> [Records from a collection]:
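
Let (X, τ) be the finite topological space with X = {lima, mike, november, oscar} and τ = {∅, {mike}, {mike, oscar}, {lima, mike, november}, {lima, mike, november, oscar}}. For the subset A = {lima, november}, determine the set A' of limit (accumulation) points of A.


A' = {lima, november}

For each x ∈ X, list the open sets U ∈ τ with x ∈ U, then check whether U ∩ (A ∖ {x}) ≠ ∅ for every such U.
  x = lima: opens ∋ x are {lima, mike, november}, {lima, mike, november, oscar}; each meets A ∖ {lima}, so x IS a limit point.
  x = mike: open {mike} ∋ x has {mike} ∩ (A ∖ {mike}) = ∅, so x is NOT a limit point.
  x = november: opens ∋ x are {lima, mike, november}, {lima, mike, november, oscar}; each meets A ∖ {november}, so x IS a limit point.
  x = oscar: open {mike, oscar} ∋ x has {mike, oscar} ∩ (A ∖ {oscar}) = ∅, so x is NOT a limit point.
Collecting: A' = {lima, november}.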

> [Task goal]:
Please copy out the records exactly as they appear.

> [Problem solution]:
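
Let (X, τ) be the finite topological space with X = {lima, mike, november, oscar} and τ = {∅, {mike}, {mike, oscar}, {lima, mike, november}, {lima, mike, november, oscar}}. For the subset A = {lima, november}, determine the set A' of limit (accumulation) points of A.


A' = {lima, november}

For each x ∈ X, list the open sets U ∈ τ with x ∈ U, then check whether U ∩ (A ∖ {x}) ≠ ∅ for every such U.
  x = lima: opens ∋ x are {lima, mike, november}, {lima, mike, november, oscar}; each meets A ∖ {lima}, so x IS a limit point.
  x = mike: open {mike} ∋ x has {mike} ∩ (A ∖ {mike}) = ∅, so x is NOT a limit point.
  x = november: opens ∋ x are {lima, mike, november}, {lima, mike, november, oscar}; each meets A ∖ {november}, so x IS a limit point.
  x = oscar: open {mike, oscar} ∋ x has {mike, oscar} ∩ (A ∖ {oscar}) = ∅, so x is NOT a limit point.
Collecting: A' = {lima, november}.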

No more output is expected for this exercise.